[Exercise brief]: Locate the line that contains "minutes), 4.6 Mbps video". Print it and every subsequent line through the final line of the records, exactly and only those.

Collected data:
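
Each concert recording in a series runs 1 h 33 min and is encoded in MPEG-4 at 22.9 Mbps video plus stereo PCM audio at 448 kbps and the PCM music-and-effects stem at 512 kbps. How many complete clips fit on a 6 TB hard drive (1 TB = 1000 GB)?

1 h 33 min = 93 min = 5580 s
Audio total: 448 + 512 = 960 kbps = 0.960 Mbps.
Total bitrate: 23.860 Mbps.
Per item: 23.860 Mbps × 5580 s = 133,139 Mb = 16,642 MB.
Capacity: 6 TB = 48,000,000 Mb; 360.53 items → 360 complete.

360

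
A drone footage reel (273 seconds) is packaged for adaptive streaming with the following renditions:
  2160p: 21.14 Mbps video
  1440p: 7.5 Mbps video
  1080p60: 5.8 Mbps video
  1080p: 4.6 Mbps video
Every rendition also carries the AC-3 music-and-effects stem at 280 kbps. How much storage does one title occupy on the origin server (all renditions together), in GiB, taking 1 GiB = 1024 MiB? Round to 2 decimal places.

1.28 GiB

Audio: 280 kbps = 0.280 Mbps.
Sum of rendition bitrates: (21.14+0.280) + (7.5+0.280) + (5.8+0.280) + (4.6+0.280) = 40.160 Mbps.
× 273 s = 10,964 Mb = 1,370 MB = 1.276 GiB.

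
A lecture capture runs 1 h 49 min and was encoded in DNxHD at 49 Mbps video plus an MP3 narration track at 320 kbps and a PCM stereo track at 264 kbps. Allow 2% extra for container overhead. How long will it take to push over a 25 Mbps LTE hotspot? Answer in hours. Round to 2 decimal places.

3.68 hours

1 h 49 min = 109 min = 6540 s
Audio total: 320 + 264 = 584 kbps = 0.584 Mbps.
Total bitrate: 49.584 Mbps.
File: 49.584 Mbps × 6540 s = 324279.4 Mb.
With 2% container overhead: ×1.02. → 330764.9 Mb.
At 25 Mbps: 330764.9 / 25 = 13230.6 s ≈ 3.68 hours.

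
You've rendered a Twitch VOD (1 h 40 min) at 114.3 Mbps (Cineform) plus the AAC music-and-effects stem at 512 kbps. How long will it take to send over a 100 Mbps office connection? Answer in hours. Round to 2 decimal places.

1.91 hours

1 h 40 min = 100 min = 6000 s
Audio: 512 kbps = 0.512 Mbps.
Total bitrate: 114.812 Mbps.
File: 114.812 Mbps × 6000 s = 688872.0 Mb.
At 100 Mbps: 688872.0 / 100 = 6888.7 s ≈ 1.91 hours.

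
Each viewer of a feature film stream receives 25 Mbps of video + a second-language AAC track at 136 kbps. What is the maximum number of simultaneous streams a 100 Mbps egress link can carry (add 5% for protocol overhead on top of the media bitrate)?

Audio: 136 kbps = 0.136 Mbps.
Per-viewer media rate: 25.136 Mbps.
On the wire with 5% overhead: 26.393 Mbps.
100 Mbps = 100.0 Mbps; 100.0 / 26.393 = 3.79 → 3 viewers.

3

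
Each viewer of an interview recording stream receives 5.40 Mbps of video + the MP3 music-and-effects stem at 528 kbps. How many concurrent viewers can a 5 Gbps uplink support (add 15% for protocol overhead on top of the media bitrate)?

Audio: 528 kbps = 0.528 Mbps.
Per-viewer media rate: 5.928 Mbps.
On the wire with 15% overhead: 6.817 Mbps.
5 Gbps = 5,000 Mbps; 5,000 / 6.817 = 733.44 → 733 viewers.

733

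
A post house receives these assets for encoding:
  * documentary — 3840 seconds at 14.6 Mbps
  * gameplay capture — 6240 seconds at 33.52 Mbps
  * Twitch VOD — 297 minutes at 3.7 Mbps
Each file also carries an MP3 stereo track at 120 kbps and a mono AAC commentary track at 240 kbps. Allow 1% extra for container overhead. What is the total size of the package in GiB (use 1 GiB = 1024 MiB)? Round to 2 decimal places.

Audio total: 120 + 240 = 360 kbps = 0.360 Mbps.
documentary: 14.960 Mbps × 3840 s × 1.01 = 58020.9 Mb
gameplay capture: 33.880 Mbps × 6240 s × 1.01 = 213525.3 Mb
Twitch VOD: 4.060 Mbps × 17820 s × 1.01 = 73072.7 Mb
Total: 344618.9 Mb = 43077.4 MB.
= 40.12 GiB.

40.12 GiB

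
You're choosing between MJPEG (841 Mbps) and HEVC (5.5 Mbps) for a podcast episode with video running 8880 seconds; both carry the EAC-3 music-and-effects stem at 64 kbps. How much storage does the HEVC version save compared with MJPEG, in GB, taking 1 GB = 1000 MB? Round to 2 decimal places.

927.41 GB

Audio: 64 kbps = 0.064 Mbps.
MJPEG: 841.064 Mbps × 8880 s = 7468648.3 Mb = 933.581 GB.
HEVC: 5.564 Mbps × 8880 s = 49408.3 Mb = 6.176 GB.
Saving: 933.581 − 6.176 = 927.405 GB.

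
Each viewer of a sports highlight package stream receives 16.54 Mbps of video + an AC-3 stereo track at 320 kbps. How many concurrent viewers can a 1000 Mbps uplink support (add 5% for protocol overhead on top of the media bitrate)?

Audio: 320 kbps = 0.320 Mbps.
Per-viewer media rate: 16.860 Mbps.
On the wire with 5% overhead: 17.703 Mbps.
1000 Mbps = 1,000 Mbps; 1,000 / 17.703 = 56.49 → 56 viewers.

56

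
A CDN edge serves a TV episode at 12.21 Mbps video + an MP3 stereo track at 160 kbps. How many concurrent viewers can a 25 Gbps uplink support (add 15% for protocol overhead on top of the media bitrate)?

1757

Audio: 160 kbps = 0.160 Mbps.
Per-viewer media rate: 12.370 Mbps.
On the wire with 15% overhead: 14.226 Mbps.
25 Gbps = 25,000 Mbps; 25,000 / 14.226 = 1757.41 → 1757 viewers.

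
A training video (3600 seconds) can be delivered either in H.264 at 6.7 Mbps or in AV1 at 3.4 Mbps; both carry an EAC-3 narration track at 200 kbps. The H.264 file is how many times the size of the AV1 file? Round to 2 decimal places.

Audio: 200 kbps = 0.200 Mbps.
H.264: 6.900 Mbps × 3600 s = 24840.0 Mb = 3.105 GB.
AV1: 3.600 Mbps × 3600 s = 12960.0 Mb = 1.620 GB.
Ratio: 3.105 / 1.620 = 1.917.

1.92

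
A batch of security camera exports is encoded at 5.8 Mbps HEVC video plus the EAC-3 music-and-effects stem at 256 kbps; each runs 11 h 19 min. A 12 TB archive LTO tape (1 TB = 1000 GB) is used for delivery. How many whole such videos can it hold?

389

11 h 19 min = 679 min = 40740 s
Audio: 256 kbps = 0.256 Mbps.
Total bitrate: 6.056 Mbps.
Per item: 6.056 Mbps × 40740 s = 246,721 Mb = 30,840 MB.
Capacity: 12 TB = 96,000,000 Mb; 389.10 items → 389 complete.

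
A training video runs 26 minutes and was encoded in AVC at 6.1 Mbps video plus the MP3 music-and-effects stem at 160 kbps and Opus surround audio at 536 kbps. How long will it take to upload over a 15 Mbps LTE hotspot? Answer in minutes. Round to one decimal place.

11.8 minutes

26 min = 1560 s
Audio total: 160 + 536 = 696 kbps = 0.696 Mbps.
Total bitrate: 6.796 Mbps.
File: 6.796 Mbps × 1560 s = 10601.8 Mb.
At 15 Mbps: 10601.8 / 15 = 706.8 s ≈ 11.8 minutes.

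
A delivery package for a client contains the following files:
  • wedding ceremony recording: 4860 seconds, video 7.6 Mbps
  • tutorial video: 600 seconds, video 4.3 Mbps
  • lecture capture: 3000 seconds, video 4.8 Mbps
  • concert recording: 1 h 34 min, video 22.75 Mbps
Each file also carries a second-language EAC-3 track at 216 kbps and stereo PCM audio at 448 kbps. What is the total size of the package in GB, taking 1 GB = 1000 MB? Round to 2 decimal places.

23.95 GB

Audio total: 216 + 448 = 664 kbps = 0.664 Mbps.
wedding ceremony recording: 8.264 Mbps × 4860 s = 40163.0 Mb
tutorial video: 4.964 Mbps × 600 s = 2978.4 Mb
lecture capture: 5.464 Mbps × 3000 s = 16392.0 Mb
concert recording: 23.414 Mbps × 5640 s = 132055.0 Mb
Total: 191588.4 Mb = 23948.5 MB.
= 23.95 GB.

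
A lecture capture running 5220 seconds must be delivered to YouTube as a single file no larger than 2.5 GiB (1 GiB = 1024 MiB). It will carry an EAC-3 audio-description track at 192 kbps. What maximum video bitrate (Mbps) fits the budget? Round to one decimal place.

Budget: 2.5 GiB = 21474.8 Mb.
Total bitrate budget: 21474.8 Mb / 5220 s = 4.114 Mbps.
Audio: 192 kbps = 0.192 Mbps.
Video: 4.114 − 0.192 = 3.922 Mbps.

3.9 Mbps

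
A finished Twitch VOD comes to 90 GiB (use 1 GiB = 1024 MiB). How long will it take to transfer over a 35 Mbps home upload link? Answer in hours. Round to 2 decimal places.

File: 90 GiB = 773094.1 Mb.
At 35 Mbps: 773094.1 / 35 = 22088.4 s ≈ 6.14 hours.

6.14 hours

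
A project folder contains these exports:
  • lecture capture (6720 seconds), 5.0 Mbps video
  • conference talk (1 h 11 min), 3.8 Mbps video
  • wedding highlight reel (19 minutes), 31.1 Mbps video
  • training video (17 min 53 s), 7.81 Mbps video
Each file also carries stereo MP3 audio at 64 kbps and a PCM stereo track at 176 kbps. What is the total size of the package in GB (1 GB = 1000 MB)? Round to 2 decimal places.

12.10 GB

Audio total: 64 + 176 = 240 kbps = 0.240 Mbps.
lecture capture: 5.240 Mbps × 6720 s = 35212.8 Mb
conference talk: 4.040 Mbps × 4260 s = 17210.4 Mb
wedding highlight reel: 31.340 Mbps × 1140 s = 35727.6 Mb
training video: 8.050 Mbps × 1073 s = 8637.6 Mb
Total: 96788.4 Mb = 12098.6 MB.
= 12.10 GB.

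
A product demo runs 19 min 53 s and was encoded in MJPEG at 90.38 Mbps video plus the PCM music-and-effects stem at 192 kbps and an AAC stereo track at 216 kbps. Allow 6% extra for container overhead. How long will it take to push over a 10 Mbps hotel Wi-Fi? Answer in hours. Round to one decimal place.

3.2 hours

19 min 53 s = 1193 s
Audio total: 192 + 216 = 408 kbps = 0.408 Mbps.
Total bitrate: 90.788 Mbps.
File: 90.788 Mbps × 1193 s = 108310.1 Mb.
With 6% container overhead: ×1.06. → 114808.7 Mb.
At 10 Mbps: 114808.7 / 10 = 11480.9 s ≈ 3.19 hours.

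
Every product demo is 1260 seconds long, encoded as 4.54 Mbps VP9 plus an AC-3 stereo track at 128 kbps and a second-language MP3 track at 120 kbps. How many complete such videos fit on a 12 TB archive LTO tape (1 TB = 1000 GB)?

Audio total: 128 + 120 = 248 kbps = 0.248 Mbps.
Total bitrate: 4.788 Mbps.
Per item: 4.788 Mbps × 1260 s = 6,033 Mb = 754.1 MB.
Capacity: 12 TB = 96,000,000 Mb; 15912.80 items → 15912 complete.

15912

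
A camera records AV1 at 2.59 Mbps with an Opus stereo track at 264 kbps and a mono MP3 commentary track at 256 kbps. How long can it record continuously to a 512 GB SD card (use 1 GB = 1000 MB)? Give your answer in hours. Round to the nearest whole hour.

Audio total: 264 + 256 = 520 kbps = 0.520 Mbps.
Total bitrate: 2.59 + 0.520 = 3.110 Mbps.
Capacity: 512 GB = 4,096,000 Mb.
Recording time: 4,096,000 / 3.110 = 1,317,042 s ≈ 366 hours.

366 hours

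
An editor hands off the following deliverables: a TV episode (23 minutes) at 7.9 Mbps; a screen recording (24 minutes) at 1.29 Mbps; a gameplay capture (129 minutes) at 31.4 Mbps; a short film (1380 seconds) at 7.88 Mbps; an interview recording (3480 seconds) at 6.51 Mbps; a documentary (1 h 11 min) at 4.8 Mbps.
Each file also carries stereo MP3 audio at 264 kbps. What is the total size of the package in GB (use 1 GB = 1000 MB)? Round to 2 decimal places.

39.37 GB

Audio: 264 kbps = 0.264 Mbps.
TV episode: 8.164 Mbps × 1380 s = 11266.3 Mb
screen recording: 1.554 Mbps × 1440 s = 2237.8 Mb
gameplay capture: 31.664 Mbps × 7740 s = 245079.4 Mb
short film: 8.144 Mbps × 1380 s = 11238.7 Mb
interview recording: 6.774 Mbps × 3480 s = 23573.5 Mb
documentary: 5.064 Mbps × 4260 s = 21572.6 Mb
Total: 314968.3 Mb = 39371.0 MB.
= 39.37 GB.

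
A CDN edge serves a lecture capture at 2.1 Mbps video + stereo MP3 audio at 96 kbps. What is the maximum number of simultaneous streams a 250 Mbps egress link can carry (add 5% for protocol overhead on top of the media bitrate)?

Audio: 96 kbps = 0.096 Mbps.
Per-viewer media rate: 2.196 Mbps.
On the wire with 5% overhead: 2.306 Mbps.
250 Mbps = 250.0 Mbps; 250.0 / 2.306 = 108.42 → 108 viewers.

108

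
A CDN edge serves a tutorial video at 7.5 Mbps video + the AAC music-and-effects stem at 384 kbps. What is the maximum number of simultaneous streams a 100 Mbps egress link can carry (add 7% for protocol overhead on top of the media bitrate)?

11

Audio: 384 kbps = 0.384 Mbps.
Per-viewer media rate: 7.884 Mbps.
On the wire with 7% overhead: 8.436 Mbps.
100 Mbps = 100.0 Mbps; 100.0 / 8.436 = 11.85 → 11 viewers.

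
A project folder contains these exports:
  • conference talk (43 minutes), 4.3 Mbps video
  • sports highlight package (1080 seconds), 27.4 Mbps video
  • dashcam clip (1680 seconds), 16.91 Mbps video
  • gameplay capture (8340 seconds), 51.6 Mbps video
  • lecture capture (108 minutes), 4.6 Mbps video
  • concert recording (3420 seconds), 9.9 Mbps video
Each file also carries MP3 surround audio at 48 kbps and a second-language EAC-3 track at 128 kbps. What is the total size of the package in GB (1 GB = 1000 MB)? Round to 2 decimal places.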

[Solution]:
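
  • lecture capture (108 minutes), 4.6 Mbps video
  • concert recording (3420 seconds), 9.9 Mbps video
Each file also carries MP3 surround audio at 48 kbps and a second-language EAC-3 track at 128 kbps. What is the total size of the package in GB (1 GB = 1000 MB)? Round to 2 decimal places.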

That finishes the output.